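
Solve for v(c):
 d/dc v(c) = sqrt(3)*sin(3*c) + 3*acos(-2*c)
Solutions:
 v(c) = C1 + 3*c*acos(-2*c) + 3*sqrt(1 - 4*c^2)/2 - sqrt(3)*cos(3*c)/3


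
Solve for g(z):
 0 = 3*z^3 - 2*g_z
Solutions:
 g(z) = C1 + 3*z^4/8


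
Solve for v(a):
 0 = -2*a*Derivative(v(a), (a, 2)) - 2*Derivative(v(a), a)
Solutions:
 v(a) = C1 + C2*log(a)


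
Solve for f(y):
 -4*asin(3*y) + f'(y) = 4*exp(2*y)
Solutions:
 f(y) = C1 + 4*y*asin(3*y) + 4*sqrt(1 - 9*y^2)/3 + 2*exp(2*y)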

______________________________

## Goal of the exercise:
Transcribe the data above completely and exactly.

## Solution to the problem:
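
Solve for v(c):
 d/dc v(c) = sqrt(3)*sin(3*c) + 3*acos(-2*c)
Solutions:
 v(c) = C1 + 3*c*acos(-2*c) + 3*sqrt(1 - 4*c^2)/2 - sqrt(3)*cos(3*c)/3


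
Solve for g(z):
 0 = 3*z^3 - 2*g_z
Solutions:
 g(z) = C1 + 3*z^4/8


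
Solve for v(a):
 0 = -2*a*Derivative(v(a), (a, 2)) - 2*Derivative(v(a), a)
Solutions:
 v(a) = C1 + C2*log(a)


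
Solve for f(y):
 -4*asin(3*y) + f'(y) = 4*exp(2*y)
Solutions:
 f(y) = C1 + 4*y*asin(3*y) + 4*sqrt(1 - 9*y^2)/3 + 2*exp(2*y)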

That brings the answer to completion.